[Assignment] Using the data below, show every line where the word "result" occurs.

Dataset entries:
=====
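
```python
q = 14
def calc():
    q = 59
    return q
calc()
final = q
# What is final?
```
14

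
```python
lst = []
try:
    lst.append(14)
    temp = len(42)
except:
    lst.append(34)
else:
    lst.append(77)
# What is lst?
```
[14, 34]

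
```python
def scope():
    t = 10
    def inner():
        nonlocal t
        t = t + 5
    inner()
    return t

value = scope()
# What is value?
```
15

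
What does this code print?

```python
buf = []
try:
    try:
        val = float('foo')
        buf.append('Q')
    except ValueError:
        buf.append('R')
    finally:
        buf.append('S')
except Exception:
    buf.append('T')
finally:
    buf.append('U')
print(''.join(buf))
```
RSU

Both finally blocks run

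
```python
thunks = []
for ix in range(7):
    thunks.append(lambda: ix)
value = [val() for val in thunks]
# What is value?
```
[6, 6, 6, 6, 6, 6, 6]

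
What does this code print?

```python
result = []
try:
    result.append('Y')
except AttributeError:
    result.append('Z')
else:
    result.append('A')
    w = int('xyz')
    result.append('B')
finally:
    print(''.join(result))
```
YA

Try succeeds, else appends 'A', ValueError in else is uncaught, finally prints before exception propagates ('B' never appended)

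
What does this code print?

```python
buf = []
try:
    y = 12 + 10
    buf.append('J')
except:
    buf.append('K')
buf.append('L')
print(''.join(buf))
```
JL

No exception, try block completes normally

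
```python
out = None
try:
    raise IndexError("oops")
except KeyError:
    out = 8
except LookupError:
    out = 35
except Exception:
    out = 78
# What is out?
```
35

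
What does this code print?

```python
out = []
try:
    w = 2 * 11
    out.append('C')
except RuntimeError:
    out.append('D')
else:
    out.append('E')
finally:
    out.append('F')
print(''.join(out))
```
CEF

else runs before finally when no exception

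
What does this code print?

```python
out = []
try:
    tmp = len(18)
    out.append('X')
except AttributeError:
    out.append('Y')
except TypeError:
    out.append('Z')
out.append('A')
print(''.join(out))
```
ZA

TypeError is caught by its specific handler, not AttributeError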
=====
[Task solution]
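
result = []
    result.append('Y')
    result.append('Z')
    result.append('A')
    result.append('B')
    print(''.join(result))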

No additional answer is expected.